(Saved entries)
☆ ☆ ☆ ☆ ☆ ☆ ☆

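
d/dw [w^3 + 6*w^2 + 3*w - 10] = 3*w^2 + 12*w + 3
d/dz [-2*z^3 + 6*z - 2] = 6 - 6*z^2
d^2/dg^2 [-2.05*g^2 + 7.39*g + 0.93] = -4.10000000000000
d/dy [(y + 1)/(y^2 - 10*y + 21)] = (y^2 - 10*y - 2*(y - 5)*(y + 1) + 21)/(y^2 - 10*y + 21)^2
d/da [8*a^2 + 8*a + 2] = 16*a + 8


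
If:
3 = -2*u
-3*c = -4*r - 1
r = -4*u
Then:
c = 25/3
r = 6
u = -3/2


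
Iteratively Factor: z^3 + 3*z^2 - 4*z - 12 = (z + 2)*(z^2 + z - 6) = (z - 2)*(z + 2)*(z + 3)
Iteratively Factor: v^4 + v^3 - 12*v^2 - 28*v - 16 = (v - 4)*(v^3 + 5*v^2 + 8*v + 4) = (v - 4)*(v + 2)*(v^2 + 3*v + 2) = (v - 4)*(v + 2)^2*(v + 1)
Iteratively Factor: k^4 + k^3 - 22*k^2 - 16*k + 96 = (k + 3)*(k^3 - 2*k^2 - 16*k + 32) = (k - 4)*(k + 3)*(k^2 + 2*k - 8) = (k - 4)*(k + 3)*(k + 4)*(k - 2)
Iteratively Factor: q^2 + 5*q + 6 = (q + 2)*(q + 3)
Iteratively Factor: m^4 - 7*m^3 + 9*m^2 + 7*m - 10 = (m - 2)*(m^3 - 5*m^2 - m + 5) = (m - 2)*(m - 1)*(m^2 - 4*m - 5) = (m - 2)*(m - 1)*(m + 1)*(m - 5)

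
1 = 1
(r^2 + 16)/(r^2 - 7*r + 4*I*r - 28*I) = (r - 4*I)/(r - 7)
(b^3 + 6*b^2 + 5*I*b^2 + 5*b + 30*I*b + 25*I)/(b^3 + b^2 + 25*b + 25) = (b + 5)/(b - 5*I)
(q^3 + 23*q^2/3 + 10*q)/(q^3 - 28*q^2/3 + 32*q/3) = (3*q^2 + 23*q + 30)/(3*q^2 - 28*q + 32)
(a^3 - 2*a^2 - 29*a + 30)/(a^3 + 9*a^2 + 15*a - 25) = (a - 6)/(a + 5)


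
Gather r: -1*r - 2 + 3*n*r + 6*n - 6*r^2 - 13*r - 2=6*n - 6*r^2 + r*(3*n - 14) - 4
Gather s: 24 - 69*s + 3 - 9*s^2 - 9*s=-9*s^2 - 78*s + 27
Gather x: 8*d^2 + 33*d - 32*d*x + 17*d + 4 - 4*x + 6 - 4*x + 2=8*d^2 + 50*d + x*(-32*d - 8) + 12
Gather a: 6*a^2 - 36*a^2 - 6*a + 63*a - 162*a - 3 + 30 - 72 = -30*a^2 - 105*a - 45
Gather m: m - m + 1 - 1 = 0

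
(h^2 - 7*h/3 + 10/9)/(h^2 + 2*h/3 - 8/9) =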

☆ ☆ ☆ ☆ ☆ ☆ ☆

◆ **TASK TO COMPLETE**
All of the data above should be reproduced exactly.

◆ **TASK RESPONSE**
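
d/dw [w^3 + 6*w^2 + 3*w - 10] = 3*w^2 + 12*w + 3
d/dz [-2*z^3 + 6*z - 2] = 6 - 6*z^2
d^2/dg^2 [-2.05*g^2 + 7.39*g + 0.93] = -4.10000000000000
d/dy [(y + 1)/(y^2 - 10*y + 21)] = (y^2 - 10*y - 2*(y - 5)*(y + 1) + 21)/(y^2 - 10*y + 21)^2
d/da [8*a^2 + 8*a + 2] = 16*a + 8


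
If:
3 = -2*u
-3*c = -4*r - 1
r = -4*u
Then:
c = 25/3
r = 6
u = -3/2


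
Iteratively Factor: z^3 + 3*z^2 - 4*z - 12 = (z + 2)*(z^2 + z - 6) = (z - 2)*(z + 2)*(z + 3)
Iteratively Factor: v^4 + v^3 - 12*v^2 - 28*v - 16 = (v - 4)*(v^3 + 5*v^2 + 8*v + 4) = (v - 4)*(v + 2)*(v^2 + 3*v + 2) = (v - 4)*(v + 2)^2*(v + 1)
Iteratively Factor: k^4 + k^3 - 22*k^2 - 16*k + 96 = (k + 3)*(k^3 - 2*k^2 - 16*k + 32) = (k - 4)*(k + 3)*(k^2 + 2*k - 8) = (k - 4)*(k + 3)*(k + 4)*(k - 2)
Iteratively Factor: q^2 + 5*q + 6 = (q + 2)*(q + 3)
Iteratively Factor: m^4 - 7*m^3 + 9*m^2 + 7*m - 10 = (m - 2)*(m^3 - 5*m^2 - m + 5) = (m - 2)*(m - 1)*(m^2 - 4*m - 5) = (m - 2)*(m - 1)*(m + 1)*(m - 5)

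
1 = 1
(r^2 + 16)/(r^2 - 7*r + 4*I*r - 28*I) = (r - 4*I)/(r - 7)
(b^3 + 6*b^2 + 5*I*b^2 + 5*b + 30*I*b + 25*I)/(b^3 + b^2 + 25*b + 25) = (b + 5)/(b - 5*I)
(q^3 + 23*q^2/3 + 10*q)/(q^3 - 28*q^2/3 + 32*q/3) = (3*q^2 + 23*q + 30)/(3*q^2 - 28*q + 32)
(a^3 - 2*a^2 - 29*a + 30)/(a^3 + 9*a^2 + 15*a - 25) = (a - 6)/(a + 5)


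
Gather r: -1*r - 2 + 3*n*r + 6*n - 6*r^2 - 13*r - 2=6*n - 6*r^2 + r*(3*n - 14) - 4
Gather s: 24 - 69*s + 3 - 9*s^2 - 9*s=-9*s^2 - 78*s + 27
Gather x: 8*d^2 + 33*d - 32*d*x + 17*d + 4 - 4*x + 6 - 4*x + 2=8*d^2 + 50*d + x*(-32*d - 8) + 12
Gather a: 6*a^2 - 36*a^2 - 6*a + 63*a - 162*a - 3 + 30 - 72 = -30*a^2 - 105*a - 45
Gather m: m - m + 1 - 1 = 0

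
(h^2 - 7*h/3 + 10/9)/(h^2 + 2*h/3 - 8/9) =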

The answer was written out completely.